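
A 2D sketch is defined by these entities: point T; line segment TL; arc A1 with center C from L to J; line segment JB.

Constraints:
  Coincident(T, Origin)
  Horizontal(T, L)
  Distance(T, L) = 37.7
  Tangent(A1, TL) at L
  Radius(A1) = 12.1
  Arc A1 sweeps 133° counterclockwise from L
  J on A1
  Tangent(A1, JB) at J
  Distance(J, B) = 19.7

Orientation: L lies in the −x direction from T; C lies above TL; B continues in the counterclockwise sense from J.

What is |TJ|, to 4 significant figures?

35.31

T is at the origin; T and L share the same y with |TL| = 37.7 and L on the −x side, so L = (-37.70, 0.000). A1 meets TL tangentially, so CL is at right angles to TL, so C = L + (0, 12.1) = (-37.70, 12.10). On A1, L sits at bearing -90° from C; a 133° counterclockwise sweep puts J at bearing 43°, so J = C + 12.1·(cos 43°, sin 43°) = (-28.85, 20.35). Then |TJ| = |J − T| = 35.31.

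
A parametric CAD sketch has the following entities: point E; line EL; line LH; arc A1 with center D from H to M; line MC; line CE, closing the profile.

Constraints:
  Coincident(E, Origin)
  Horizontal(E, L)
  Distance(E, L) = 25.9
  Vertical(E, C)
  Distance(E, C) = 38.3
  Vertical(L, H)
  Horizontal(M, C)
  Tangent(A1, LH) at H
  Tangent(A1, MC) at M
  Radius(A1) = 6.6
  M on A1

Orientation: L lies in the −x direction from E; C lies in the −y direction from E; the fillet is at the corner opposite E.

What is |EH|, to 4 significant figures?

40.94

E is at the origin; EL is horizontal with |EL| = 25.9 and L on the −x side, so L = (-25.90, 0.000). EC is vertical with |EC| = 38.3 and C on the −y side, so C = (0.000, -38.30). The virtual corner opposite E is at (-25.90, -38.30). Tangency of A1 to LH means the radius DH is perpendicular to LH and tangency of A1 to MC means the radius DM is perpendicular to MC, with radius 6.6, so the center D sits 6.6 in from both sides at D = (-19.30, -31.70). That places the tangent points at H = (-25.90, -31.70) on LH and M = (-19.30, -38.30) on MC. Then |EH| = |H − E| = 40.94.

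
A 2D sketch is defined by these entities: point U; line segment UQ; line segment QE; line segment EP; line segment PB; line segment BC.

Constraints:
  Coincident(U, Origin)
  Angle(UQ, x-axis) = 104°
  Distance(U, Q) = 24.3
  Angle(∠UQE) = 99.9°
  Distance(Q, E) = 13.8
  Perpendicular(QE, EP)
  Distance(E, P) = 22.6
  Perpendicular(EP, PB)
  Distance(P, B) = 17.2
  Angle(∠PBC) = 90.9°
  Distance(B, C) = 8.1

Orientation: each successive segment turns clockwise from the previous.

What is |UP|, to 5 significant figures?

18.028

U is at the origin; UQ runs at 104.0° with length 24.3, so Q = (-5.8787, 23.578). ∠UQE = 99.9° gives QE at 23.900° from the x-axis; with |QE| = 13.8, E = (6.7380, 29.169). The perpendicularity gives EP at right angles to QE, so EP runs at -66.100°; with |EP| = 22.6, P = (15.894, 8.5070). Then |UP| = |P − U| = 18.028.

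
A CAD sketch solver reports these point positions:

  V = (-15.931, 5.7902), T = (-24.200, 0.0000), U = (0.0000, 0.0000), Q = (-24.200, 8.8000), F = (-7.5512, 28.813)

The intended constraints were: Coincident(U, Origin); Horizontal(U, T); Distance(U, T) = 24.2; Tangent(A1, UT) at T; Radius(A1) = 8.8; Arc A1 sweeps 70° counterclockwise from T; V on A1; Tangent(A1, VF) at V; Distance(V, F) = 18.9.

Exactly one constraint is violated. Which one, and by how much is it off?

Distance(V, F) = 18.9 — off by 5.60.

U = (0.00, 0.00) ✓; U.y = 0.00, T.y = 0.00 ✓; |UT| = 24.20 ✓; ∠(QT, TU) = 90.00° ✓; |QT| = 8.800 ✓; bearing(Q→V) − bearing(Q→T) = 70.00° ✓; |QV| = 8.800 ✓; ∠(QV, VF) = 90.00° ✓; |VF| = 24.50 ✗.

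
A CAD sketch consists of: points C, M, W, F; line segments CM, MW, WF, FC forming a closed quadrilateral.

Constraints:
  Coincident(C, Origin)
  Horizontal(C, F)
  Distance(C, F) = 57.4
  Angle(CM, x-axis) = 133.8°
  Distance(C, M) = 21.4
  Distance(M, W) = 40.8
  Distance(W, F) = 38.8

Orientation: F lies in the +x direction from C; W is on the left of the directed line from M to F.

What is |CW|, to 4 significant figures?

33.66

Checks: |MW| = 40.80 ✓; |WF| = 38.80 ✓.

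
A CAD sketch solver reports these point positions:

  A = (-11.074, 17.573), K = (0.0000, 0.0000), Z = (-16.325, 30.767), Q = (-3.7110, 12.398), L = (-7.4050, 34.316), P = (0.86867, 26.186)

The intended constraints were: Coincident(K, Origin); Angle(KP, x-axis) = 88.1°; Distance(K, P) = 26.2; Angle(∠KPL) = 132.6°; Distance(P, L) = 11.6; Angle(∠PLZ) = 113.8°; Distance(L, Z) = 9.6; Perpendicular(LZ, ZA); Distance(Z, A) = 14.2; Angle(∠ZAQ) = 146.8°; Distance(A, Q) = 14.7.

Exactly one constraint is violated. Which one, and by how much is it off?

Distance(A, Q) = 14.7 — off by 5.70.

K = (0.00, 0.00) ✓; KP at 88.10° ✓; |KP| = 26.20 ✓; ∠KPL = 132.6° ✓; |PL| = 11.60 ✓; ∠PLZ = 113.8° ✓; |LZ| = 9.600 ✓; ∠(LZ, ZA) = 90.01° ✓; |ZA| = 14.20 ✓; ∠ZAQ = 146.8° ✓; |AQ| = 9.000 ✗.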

...

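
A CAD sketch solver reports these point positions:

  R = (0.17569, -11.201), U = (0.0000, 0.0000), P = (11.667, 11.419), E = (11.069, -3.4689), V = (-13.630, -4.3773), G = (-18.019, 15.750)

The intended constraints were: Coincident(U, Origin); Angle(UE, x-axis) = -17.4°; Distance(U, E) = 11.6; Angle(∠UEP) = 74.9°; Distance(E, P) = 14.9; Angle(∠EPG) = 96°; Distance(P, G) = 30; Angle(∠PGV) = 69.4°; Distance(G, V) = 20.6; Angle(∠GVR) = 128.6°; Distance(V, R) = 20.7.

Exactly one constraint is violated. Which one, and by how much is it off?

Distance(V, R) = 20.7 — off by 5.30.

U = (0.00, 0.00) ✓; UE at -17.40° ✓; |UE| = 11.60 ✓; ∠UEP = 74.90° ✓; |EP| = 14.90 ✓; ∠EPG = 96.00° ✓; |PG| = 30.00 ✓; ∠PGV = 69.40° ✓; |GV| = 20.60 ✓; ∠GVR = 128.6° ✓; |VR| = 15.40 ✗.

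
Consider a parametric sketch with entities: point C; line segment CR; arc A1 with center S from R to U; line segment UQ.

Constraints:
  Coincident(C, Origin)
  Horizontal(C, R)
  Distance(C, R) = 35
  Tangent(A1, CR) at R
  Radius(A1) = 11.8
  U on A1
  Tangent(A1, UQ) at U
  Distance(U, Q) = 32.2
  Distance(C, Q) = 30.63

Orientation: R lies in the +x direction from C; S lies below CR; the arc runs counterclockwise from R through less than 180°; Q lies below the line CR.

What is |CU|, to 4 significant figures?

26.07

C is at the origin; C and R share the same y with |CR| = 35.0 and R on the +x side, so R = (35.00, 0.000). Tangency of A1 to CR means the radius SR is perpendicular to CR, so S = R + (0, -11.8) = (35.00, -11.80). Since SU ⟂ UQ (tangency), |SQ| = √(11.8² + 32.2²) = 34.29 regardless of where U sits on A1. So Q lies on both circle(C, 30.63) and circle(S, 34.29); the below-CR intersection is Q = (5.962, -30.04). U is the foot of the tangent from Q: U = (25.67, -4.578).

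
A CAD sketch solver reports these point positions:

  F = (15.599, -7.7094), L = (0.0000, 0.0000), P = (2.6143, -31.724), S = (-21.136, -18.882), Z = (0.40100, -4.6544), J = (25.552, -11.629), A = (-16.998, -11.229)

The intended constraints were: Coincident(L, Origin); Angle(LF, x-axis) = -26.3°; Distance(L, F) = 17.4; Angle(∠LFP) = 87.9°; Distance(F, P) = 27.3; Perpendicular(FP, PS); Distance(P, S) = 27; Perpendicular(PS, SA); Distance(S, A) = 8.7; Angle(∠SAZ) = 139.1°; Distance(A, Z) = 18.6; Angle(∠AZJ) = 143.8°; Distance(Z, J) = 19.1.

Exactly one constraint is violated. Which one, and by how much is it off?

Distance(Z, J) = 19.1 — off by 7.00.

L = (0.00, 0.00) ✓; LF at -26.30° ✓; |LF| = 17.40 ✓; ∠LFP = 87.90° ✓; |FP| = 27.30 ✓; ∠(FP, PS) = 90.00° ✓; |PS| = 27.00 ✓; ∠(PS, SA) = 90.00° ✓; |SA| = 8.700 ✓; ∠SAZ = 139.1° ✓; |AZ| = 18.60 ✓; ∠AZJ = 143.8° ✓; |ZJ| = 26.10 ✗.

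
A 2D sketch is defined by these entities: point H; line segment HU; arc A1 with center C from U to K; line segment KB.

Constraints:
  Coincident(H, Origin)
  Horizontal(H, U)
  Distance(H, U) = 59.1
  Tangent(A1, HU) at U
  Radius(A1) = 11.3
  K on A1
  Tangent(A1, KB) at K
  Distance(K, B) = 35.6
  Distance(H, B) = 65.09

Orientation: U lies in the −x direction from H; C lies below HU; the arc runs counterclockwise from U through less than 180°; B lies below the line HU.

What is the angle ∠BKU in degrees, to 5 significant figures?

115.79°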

...

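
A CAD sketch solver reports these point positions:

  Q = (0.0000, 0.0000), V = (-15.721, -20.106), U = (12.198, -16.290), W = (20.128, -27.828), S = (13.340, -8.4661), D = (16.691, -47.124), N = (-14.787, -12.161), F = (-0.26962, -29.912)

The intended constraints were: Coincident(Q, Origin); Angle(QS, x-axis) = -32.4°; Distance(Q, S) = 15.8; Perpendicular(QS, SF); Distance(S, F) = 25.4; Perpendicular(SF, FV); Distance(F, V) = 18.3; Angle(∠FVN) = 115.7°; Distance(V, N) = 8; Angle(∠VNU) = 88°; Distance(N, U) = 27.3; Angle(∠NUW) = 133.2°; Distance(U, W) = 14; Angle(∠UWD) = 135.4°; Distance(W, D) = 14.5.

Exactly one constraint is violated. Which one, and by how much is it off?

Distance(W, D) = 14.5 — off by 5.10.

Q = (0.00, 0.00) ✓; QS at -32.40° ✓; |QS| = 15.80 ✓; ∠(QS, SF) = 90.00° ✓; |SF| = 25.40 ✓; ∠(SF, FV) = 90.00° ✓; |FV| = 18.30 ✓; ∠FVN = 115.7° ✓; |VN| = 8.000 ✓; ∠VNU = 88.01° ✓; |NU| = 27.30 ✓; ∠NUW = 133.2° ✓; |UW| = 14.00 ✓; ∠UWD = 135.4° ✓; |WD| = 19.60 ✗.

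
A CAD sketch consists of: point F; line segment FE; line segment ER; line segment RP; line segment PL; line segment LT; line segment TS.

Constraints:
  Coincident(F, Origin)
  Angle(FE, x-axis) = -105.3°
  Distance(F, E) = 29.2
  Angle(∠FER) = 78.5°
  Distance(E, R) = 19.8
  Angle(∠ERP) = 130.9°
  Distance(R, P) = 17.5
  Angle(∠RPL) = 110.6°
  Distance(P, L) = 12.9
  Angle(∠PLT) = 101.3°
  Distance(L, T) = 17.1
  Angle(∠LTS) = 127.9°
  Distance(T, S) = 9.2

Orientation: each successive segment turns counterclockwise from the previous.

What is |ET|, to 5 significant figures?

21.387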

• **Work to complete**:
Reproduce word for word the material above, beginning with the line that contains "Perpendicular(EP, PB)" and ending with the line that contains "Horizontal(C, F)".

• **Completed task**:
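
  Perpendicular(EP, PB)
  Distance(P, B) = 17.2
  Angle(∠PBC) = 90.9°
  Distance(B, C) = 8.1

Orientation: each successive segment turns clockwise from the previous.

What is |UP|, to 5 significant figures?

18.028

U is at the origin; UQ runs at 104.0° with length 24.3, so Q = (-5.8787, 23.578). ∠UQE = 99.9° gives QE at 23.900° from the x-axis; with |QE| = 13.8, E = (6.7380, 29.169). The perpendicularity gives EP at right angles to QE, so EP runs at -66.100°; with |EP| = 22.6, P = (15.894, 8.5070). Then |UP| = |P − U| = 18.028.

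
A CAD sketch solver reports these point positions:

  V = (-15.931, 5.7902), T = (-24.200, 0.0000), U = (0.0000, 0.0000), Q = (-24.200, 8.8000), F = (-7.5512, 28.813)

The intended constraints were: Coincident(U, Origin); Horizontal(U, T); Distance(U, T) = 24.2; Tangent(A1, UT) at T; Radius(A1) = 8.8; Arc A1 sweeps 70° counterclockwise from T; V on A1; Tangent(A1, VF) at V; Distance(V, F) = 18.9.

Exactly one constraint is violated. Which one, and by how much is it off?

Distance(V, F) = 18.9 — off by 5.60.

U = (0.00, 0.00) ✓; U.y = 0.00, T.y = 0.00 ✓; |UT| = 24.20 ✓; ∠(QT, TU) = 90.00° ✓; |QT| = 8.800 ✓; bearing(Q→V) − bearing(Q→T) = 70.00° ✓; |QV| = 8.800 ✓; ∠(QV, VF) = 90.00° ✓; |VF| = 24.50 ✗.

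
A CAD sketch consists of: points C, M, W, F; line segments CM, MW, WF, FC forming a closed quadrilateral.

Constraints:
  Coincident(C, Origin)
  Horizontal(C, F)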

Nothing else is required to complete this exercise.